Exercise directions
There is a line containing "A bolted clip-angle connection connects" in the entries below. Repeat that line and every line after it exactly, and nothing more.

Information given
● ● ● ● ● ● ●
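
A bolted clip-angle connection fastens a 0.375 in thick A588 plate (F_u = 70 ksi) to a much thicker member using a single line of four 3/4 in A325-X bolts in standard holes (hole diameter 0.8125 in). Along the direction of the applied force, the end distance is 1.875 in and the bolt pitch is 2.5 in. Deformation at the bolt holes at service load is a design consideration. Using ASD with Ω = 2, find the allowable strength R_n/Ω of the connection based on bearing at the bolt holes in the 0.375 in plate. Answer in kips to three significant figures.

94 kips

Per bolt r_n = 1.2 l_c t F_u ≤ 2.4 d t F_u; upper limit = 2.4 × 0.75 × 0.375 × 70 = 47.25 kips.
Edge bolt: l_c = 1.875 − 0.8125/2 = 1.469 in → 1.2 × 1.469 × 0.375 × 70 = 46.27 → r_n = 46.27 kips.
Interior bolts: l_c = 2.5 − 0.8125 = 1.688 in → 1.2 × 1.688 × 0.375 × 70 = 53.16 → r_n = 47.25 kips.
R_n = 1 × 46.27 + 3 × 47.25 = 188 kips.
Allowable strength R_n/Ω = 188 / 2 = 94 kips.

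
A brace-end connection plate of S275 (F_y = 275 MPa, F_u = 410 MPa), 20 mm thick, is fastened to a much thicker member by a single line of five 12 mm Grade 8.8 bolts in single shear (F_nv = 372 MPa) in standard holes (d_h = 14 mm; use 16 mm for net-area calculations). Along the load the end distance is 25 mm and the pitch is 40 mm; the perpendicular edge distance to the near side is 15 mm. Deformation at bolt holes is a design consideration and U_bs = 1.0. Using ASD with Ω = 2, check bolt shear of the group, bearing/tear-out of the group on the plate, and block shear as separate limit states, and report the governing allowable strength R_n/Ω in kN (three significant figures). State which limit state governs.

105 kN (bolt shear governs)

Bolt shear: A_b = π·12²/4 = 113.1 mm²; R_n = 372 × 113.1 × 5 × 1 / 1000 = 210.4 kN → 210.4 / 2 = 105 kN.
Bearing: edge l_c = 18, r_n = 177.1 kN; interior l_c = 26, r_n = 236.2 kN; R_n = 177.1 + 4·236.2 = 1122 kN → 561 kN.
Block shear: A_gv = 3700, A_nv = 2260, A_nt = 140 mm²; R_n = min(0.6F_uA_nv, 0.6F_yA_gv) + U_bs·F_u·A_nt = 613.4 kN → 307 kN.
Bolt shear governs: 105 kN.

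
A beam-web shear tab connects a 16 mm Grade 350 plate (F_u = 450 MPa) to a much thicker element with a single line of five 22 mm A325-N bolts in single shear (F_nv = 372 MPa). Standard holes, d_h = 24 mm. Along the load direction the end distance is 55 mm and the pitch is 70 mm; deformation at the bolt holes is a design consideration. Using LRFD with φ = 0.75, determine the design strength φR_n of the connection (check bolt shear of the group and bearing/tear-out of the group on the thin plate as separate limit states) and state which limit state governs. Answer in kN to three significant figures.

Bolt shear: A_b = π·22²/4 = 380.1 mm²; R_n = 372 × 380.1 × 5 × 1 / 1000 = 707 kN → 0.75 × 707 = 530 kN.
Bearing (1.2 l_c t F_u ≤ 2.4 d t F_u): upper limit = 2.4·22·16·450 / 1000 = 380.2 kN.
  Edge l_c = 55 − 24/2 = 43 → r_n = 371.5 kN; interior l_c = 70 − 24 = 46 → r_n = 380.2 kN.
  R_n,bearing = 1·371.5 + 4·380.2 = 1892 kN → 0.75 × 1892 = 1420 kN.
Bolt shear governs: 530 kN.

530 kN (bolt shear governs)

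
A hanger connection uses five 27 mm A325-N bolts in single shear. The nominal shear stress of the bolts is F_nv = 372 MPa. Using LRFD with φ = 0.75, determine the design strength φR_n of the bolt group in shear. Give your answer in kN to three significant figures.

799 kN

A_b = π × 27² / 4 = 572.6 mm².
R_n = F_nv · A_b · n · n_s = 372 × 572.6 × 5 × 1 / 1000 = 1065 kN.
Design strength φR_n = 0.75 × 1065 = 799 kN.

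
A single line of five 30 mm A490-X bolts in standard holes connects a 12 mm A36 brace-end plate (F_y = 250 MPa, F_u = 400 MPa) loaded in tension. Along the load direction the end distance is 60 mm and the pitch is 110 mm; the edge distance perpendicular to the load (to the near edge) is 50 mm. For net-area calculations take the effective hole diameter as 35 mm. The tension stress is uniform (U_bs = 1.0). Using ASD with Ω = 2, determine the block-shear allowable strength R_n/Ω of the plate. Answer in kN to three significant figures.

Shear plane L_v = 60 + 4·110 = 500 mm; A_gv = 500 × 12 = 6000 mm².
A_nv = (500 − 4.5·35) × 12 = 4110 mm².
A_nt = (50 − 0.5·35) × 12 = 390 mm².
0.6 F_u A_nv = 986.4 kN; 0.6 F_y A_gv = 900 kN → shear yielding governs the shear term.
R_n = 900 + 1.0 × 400 × 390 / 1000 = 1056 kN.
Allowable strength R_n/Ω = 1056 / 2 = 528 kN.

528 kN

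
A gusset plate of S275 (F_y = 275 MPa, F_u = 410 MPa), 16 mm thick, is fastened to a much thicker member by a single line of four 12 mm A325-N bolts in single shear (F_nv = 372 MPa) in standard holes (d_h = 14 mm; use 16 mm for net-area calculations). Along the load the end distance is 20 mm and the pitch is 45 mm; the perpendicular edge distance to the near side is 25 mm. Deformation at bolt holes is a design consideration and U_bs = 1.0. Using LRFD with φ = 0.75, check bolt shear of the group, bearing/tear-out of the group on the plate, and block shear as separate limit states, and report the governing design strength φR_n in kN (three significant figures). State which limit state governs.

126 kN (bolt shear governs)

Bolt shear: A_b = π·12²/4 = 113.1 mm²; R_n = 372 × 113.1 × 4 × 1 / 1000 = 168.3 kN → 0.75 × 168.3 = 126 kN.
Bearing: edge l_c = 13, r_n = 102.3 kN; interior l_c = 31, r_n = 188.9 kN; R_n = 102.3 + 3·188.9 = 669.1 kN → 502 kN.
Block shear: A_gv = 2480, A_nv = 1584, A_nt = 272 mm²; R_n = min(0.6F_uA_nv, 0.6F_yA_gv) + U_bs·F_u·A_nt = 501.2 kN → 376 kN.
Bolt shear governs: 126 kN.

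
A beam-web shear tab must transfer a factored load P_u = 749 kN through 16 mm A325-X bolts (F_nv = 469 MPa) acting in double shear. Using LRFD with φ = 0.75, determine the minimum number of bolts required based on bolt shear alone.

6 bolts

A_b = π·16²/4 = 201.1 mm².
Per-bolt design strength φR_n = 0.75 × 469 × 201.1 × 2 / 1000 = 141.4 kN.
n ≥ 749 / 141.4 = 5.295 → use 6 bolts.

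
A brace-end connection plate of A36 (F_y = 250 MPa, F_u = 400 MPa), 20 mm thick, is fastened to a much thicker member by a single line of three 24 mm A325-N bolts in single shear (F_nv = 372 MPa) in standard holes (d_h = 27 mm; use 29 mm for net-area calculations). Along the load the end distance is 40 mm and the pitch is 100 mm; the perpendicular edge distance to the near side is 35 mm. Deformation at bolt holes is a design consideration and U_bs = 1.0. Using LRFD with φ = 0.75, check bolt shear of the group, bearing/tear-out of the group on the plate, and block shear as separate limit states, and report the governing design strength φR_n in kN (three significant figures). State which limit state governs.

Bolt shear: A_b = π·24²/4 = 452.4 mm²; R_n = 372 × 452.4 × 3 × 1 / 1000 = 504.9 kN → 0.75 × 504.9 = 379 kN.
Bearing: edge l_c = 26.5, r_n = 254.4 kN; interior l_c = 73, r_n = 460.8 kN; R_n = 254.4 + 2·460.8 = 1176 kN → 882 kN.
Block shear: A_gv = 4800, A_nv = 3350, A_nt = 410 mm²; R_n = min(0.6F_uA_nv, 0.6F_yA_gv) + U_bs·F_u·A_nt = 884 kN → 663 kN.
Bolt shear governs: 379 kN.

379 kN (bolt shear governs)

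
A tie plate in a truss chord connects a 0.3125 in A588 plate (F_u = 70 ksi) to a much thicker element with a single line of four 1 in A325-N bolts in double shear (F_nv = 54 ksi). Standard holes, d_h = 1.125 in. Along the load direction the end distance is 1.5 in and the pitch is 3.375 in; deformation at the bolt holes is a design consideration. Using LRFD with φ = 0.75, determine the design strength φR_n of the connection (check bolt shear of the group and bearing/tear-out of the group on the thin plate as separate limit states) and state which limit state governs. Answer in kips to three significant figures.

Bolt shear: A_b = π·1²/4 = 0.7854 in²; R_n = 54 × 0.7854 × 4 × 2 = 339.3 kips → 0.75 × 339.3 = 254 kips.
Bearing (1.2 l_c t F_u ≤ 2.4 d t F_u): upper limit = 2.4·1·0.3125·70 = 52.5 kips.
  Edge l_c = 1.5 − 1.125/2 = 0.9375 → r_n = 24.61 kips; interior l_c = 3.375 − 1.125 = 2.25 → r_n = 52.5 kips.
  R_n,bearing = 1·24.61 + 3·52.5 = 182.1 kips → 0.75 × 182.1 = 137 kips.
Bearing governs: 137 kips.

137 kips (bearing governs)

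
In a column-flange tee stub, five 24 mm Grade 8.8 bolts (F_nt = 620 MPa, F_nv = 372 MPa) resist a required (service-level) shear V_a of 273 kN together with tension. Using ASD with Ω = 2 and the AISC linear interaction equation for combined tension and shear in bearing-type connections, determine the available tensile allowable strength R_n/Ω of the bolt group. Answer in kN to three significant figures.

457 kN

A_b = π·24²/4 = 452.4 mm²; f_rv = 273 × 1000 / (5 × 452.4) = 120.7 MPa.
F'_nt = 1.3 F_nt − (Ω F_nt / F_nv) f_rv = 1.3·620 − (2·620/372)·120.7 = 403.7 MPa, capped at F_nt → F'_nt = 403.7 MPa.
R_n = F'_nt · A_b · n = 403.7 × 452.4 × 5 / 1000 = 913.1 kN.
Allowable strength R_n/Ω = 913.1 / 2 = 457 kN.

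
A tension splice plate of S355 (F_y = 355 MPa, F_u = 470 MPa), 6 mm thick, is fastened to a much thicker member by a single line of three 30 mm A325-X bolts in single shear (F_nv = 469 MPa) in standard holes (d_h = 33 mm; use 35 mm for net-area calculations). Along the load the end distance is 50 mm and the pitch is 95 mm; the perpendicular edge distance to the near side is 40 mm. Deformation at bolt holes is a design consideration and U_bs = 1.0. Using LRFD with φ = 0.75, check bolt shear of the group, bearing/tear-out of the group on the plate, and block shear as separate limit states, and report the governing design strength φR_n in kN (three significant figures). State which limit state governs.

Bolt shear: A_b = π·30²/4 = 706.9 mm²; R_n = 469 × 706.9 × 3 × 1 / 1000 = 994.5 kN → 0.75 × 994.5 = 746 kN.
Bearing: edge l_c = 33.5, r_n = 113.4 kN; interior l_c = 62, r_n = 203 kN; R_n = 113.4 + 2·203 = 519.4 kN → 390 kN.
Block shear: A_gv = 1440, A_nv = 915, A_nt = 135 mm²; R_n = min(0.6F_uA_nv, 0.6F_yA_gv) + U_bs·F_u·A_nt = 321.5 kN → 241 kN.
Block shear governs: 241 kN.

241 kN (block shear governs)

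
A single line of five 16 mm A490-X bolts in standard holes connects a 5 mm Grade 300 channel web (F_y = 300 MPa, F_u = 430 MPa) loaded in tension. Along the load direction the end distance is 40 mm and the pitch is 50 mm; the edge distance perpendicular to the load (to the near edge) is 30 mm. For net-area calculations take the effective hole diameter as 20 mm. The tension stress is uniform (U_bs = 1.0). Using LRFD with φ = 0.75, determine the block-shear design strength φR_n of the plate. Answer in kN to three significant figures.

Shear plane L_v = 40 + 4·50 = 240 mm; A_gv = 240 × 5 = 1200 mm².
A_nv = (240 − 4.5·20) × 5 = 750 mm².
A_nt = (30 − 0.5·20) × 5 = 100 mm².
0.6 F_u A_nv = 193.5 kN; 0.6 F_y A_gv = 216 kN → shear rupture governs the shear term.
R_n = 193.5 + 1.0 × 430 × 100 / 1000 = 236.5 kN.
Design strength φR_n = 0.75 × 236.5 = 177 kN.

177 kN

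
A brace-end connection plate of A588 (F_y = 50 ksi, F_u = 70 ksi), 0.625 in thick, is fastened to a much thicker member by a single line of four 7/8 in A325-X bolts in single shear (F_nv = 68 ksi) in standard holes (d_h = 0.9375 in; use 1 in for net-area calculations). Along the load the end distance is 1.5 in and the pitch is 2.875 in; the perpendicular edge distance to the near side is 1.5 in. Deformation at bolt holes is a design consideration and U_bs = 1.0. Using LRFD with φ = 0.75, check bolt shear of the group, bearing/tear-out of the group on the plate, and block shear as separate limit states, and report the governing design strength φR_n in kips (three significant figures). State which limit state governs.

123 kips (bolt shear governs)

Bolt shear: A_b = π·0.875²/4 = 0.6013 in²; R_n = 68 × 0.6013 × 4 × 1 = 163.6 kips → 0.75 × 163.6 = 123 kips.
Bearing: edge l_c = 1.031, r_n = 54.14 kips; interior l_c = 1.938, r_n = 91.88 kips; R_n = 54.14 + 3·91.88 = 329.8 kips → 247 kips.
Block shear: A_gv = 6.328, A_nv = 4.141, A_nt = 0.625 in²; R_n = min(0.6F_uA_nv, 0.6F_yA_gv) + U_bs·F_u·A_nt = 217.7 kips → 163 kips.
Bolt shear governs: 123 kips.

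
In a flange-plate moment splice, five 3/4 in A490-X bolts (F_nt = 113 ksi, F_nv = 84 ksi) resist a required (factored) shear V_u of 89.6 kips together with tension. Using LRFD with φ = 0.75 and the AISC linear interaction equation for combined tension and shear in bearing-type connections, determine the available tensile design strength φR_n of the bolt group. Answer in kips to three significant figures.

A_b = π·0.75²/4 = 0.4418 in²; f_rv = 89.6 / (5 × 0.4418) = 40.56 ksi.
F'_nt = 1.3 F_nt − (F_nt / φF_nv) f_rv = 1.3·113 − (113/(0.75·84))·40.56 = 74.14 ksi, capped at F_nt → F'_nt = 74.14 ksi.
R_n = F'_nt · A_b · n = 74.14 × 0.4418 × 5 = 163.8 kips.
Design strength φR_n = 0.75 × 163.8 = 123 kips.

123 kips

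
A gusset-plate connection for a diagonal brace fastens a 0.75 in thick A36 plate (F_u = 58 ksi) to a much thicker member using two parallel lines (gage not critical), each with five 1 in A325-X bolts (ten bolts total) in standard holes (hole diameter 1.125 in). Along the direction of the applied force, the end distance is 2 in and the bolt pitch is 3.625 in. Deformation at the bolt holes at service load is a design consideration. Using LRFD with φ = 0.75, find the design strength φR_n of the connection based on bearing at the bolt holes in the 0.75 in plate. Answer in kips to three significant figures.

739 kips

Per bolt r_n = 1.2 l_c t F_u ≤ 2.4 d t F_u; upper limit = 2.4 × 1 × 0.75 × 58 = 104.4 kips.
Edge bolt: l_c = 2 − 1.125/2 = 1.438 in → 1.2 × 1.438 × 0.75 × 58 = 75.04 → r_n = 75.04 kips.
Interior bolts: l_c = 3.625 − 1.125 = 2.5 in → 1.2 × 2.5 × 0.75 × 58 = 130.5 → r_n = 104.4 kips.
R_n = 2 × 75.04 + 8 × 104.4 = 985.3 kips.
Design strength φR_n = 0.75 × 985.3 = 739 kips.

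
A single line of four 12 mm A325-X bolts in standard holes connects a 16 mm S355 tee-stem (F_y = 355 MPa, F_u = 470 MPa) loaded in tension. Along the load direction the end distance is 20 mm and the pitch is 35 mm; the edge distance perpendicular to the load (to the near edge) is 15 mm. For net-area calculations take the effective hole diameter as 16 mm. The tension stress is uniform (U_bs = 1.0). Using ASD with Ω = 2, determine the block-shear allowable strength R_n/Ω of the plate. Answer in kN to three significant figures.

182 kN

Shear plane L_v = 20 + 3·35 = 125 mm; A_gv = 125 × 16 = 2000 mm².
A_nv = (125 − 3.5·16) × 16 = 1104 mm².
A_nt = (15 − 0.5·16) × 16 = 112 mm².
0.6 F_u A_nv = 311.3 kN; 0.6 F_y A_gv = 426 kN → shear rupture governs the shear term.
R_n = 311.3 + 1.0 × 470 × 112 / 1000 = 364 kN.
Allowable strength R_n/Ω = 364 / 2 = 182 kN.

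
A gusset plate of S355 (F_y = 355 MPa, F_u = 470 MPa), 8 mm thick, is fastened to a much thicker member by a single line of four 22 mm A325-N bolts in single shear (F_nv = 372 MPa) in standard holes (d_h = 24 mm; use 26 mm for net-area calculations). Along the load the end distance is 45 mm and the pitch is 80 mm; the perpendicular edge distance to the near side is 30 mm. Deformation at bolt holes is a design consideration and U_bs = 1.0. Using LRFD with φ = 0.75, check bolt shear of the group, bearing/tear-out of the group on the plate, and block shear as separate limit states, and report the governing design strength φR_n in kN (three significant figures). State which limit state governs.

Bolt shear: A_b = π·22²/4 = 380.1 mm²; R_n = 372 × 380.1 × 4 × 1 / 1000 = 565.6 kN → 0.75 × 565.6 = 424 kN.
Bearing: edge l_c = 33, r_n = 148.9 kN; interior l_c = 56, r_n = 198.5 kN; R_n = 148.9 + 3·198.5 = 744.5 kN → 558 kN.
Block shear: A_gv = 2280, A_nv = 1552, A_nt = 136 mm²; R_n = min(0.6F_uA_nv, 0.6F_yA_gv) + U_bs·F_u·A_nt = 501.6 kN → 376 kN.
Block shear governs: 376 kN.

376 kN (block shear governs)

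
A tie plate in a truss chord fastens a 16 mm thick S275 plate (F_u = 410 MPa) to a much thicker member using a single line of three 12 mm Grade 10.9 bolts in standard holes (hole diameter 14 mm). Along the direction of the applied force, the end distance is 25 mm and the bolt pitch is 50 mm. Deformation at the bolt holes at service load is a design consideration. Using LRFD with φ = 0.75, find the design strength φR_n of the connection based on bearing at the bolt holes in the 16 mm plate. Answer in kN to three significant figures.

Per bolt r_n = 1.2 l_c t F_u ≤ 2.4 d t F_u; upper limit = 2.4 × 12 × 16 × 410 / 1000 = 188.9 kN.
Edge bolt: l_c = 25 − 14/2 = 18 mm → 1.2 × 18 × 16 × 410 / 1000 = 141.7 → r_n = 141.7 kN.
Interior bolts: l_c = 50 − 14 = 36 mm → 1.2 × 36 × 16 × 410 / 1000 = 283.4 → r_n = 188.9 kN.
R_n = 1 × 141.7 + 2 × 188.9 = 519.6 kN.
Design strength φR_n = 0.75 × 519.6 = 390 kN.

390 kN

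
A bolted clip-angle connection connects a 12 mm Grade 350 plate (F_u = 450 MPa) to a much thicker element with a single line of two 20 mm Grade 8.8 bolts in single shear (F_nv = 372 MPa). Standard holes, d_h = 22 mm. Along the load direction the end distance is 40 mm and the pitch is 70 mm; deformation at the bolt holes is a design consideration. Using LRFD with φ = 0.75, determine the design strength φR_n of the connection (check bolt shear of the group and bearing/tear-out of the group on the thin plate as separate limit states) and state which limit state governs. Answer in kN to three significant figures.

Bolt shear: A_b = π·20²/4 = 314.2 mm²; R_n = 372 × 314.2 × 2 × 1 / 1000 = 233.7 kN → 0.75 × 233.7 = 175 kN.
Bearing (1.2 l_c t F_u ≤ 2.4 d t F_u): upper limit = 2.4·20·12·450 / 1000 = 259.2 kN.
  Edge l_c = 40 − 22/2 = 29 → r_n = 187.9 kN; interior l_c = 70 − 22 = 48 → r_n = 259.2 kN.
  R_n,bearing = 1·187.9 + 1·259.2 = 447.1 kN → 0.75 × 447.1 = 335 kN.
Bolt shear governs: 175 kN.

175 kN (bolt shear governs)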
● ● ● ● ● ● ●
Answer area
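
A bolted clip-angle connection connects a 12 mm Grade 350 plate (F_u = 450 MPa) to a much thicker element with a single line of two 20 mm Grade 8.8 bolts in single shear (F_nv = 372 MPa). Standard holes, d_h = 22 mm. Along the load direction the end distance is 40 mm and the pitch is 70 mm; deformation at the bolt holes is a design consideration. Using LRFD with φ = 0.75, determine the design strength φR_n of the connection (check bolt shear of the group and bearing/tear-out of the group on the thin plate as separate limit states) and state which limit state governs. Answer in kN to three significant figures.

Bolt shear: A_b = π·20²/4 = 314.2 mm²; R_n = 372 × 314.2 × 2 × 1 / 1000 = 233.7 kN → 0.75 × 233.7 = 175 kN.
Bearing (1.2 l_c t F_u ≤ 2.4 d t F_u): upper limit = 2.4·20·12·450 / 1000 = 259.2 kN.
  Edge l_c = 40 − 22/2 = 29 → r_n = 187.9 kN; interior l_c = 70 − 22 = 48 → r_n = 259.2 kN.
  R_n,bearing = 1·187.9 + 1·259.2 = 447.1 kN → 0.75 × 447.1 = 335 kN.
Bolt shear governs: 175 kN.

175 kN (bolt shear governs)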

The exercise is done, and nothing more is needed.